**What to work on**.
This task calls for copying each line below that contains "left".

**Supplied information**.
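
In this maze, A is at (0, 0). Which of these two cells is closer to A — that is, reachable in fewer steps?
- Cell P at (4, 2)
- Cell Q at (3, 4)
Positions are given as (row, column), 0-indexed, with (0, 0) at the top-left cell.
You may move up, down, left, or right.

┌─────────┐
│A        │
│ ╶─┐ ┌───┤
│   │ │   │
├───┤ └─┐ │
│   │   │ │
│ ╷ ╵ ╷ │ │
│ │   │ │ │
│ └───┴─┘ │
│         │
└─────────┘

Shortest path A → P at (4, 2): 12 steps
Shortest path A → Q at (3, 4): 15 steps

P is closer (12 steps vs 15 steps).

Path to P:

┌─────────┐
│A → ↓    │
│ ╶─┐ ┌───┤
│   │↓│   │
├───┤ └─┐ │
│↓ ↰│↓  │ │
│ ╷ ╵ ╷ │ │
│↓│↑ ↲│ │ │
│ └───┴─┘ │
│↳ → P    │
└─────────┘

Path to Q:

┌─────────┐
│A → ↓    │
│ ╶─┐ ┌───┤
│   │↓│   │
├───┤ └─┐ │
│↓ ↰│↓  │ │
│ ╷ ╵ ╷ │ │
│↓│↑ ↲│ │Q│
│ └───┴─┘ │
│↳ → → → ↑│
└─────────┘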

**Reply to the task**.
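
Positions are given as (row, column), 0-indexed, with (0, 0) at the top-left cell.
You may move up, down, left, or right.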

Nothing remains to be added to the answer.